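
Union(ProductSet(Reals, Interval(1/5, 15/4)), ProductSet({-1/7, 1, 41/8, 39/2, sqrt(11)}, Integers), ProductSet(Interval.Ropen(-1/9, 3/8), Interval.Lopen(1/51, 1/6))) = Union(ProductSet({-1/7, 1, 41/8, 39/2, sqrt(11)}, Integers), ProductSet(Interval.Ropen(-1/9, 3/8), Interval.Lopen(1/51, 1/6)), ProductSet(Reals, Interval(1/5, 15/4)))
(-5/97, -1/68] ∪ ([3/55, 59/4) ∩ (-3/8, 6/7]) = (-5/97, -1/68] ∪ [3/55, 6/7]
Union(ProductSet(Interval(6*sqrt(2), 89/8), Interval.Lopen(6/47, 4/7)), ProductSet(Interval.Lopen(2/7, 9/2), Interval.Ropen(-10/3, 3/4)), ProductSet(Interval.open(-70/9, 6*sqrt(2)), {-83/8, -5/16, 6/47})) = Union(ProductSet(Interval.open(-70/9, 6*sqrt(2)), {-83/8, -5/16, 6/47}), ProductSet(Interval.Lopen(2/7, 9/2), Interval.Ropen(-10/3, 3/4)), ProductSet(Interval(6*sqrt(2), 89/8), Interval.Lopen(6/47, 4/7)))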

===

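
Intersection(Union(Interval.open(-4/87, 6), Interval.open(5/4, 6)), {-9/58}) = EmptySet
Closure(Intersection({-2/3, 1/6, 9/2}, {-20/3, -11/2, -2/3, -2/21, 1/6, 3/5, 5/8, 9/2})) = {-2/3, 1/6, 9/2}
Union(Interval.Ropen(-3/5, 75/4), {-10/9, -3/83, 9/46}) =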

===

Work order: Return each line of the records above in which the word "Intersection" occurs.

Solution to this exercise:
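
Intersection(Union(Interval.open(-4/87, 6), Interval.open(5/4, 6)), {-9/58}) = EmptySet
Closure(Intersection({-2/3, 1/6, 9/2}, {-20/3, -11/2, -2/3, -2/21, 1/6, 3/5, 5/8, 9/2})) = {-2/3, 1/6, 9/2}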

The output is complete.